• BRIEF
Among the entries that follow, find the lines holding "bodily" and say how many there are, with no other words.

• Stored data
--------------------------------

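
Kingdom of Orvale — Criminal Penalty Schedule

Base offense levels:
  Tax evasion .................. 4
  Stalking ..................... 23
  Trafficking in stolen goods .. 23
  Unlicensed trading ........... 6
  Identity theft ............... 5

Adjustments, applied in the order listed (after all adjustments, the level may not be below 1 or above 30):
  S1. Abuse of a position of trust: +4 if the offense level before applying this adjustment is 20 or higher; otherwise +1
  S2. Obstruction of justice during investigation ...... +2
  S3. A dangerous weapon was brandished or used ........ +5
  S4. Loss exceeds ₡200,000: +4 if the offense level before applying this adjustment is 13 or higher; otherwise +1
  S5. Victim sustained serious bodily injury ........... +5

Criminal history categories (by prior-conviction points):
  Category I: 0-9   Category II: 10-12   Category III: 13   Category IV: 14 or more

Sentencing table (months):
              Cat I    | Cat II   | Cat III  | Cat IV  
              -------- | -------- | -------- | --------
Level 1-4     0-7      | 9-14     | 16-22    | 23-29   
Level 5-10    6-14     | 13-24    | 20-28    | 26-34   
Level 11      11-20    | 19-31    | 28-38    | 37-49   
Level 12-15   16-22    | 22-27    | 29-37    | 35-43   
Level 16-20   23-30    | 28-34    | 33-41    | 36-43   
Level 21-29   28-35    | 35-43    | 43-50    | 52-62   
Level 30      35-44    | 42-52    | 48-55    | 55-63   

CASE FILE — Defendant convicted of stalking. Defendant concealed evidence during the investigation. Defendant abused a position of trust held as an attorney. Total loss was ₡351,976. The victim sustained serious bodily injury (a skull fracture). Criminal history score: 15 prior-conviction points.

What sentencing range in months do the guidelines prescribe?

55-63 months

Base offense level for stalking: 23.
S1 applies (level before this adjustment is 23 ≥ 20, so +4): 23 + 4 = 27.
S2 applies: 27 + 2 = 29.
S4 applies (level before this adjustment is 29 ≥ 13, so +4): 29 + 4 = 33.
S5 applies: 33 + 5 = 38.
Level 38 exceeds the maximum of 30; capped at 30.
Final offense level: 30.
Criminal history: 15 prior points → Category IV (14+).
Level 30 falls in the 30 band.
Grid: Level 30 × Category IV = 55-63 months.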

--------------------------------

• RESULT BELOW
2